(Task material)

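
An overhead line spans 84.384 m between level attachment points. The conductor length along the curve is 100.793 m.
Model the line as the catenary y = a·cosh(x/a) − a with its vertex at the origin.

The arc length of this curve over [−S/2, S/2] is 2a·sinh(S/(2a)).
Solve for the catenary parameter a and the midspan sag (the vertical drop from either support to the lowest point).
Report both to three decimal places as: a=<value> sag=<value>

seed: a₀ = √(S³/(24(L−S))) = √(84.384³/(24·16.409)) = 39.061011
iter 1: u=1.080156  f(a)=+9.843e-01  f'(a)=-9.424e-01  a ← 39.061011 − (+9.843e-01/-9.424e-01) = 40.105478
iter 2: u=1.052026  f(a)=+4.086e-02  f'(a)=-8.656e-01  a ← 40.105478 − (+4.086e-02/-8.656e-01) = 40.152683
iter 3: u=1.050789  f(a)=+7.717e-05  f'(a)=-8.623e-01  a ← 40.152683 − (+7.717e-05/-8.623e-01) = 40.152772
iter 4: u=1.050787  f(a)=+2.764e-10  f'(a)=-8.623e-01  a ← 40.152772 − (+2.764e-10/-8.623e-01) = 40.152772
iter 5: u=1.050787  f(a)=+0.000e+00  f'(a)=-8.623e-01  a ← 40.152772 − (+0.000e+00/-8.623e-01) = 40.152772
converged: |Δa| < 1e-12 after 5 iterations
sag = a·(cosh(S/(2a)) − 1) = 40.152772·(cosh(1.050787) − 1) = 24.283649
T_max/T_min = cosh(S/(2a)) = 1.604781

a=40.153 sag=24.284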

(End Task material)

» **Directions**
Working from the data above, extract solely the lines from the one containing "The arc length" through the one containing "Solve for the", exactly as they appear, both included.

» **Output of the task**
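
The arc length of this curve over [−S/2, S/2] is 2a·sinh(S/(2a)).
Solve for the catenary parameter a and the midspan sag (the vertical drop from either support to the lowest point).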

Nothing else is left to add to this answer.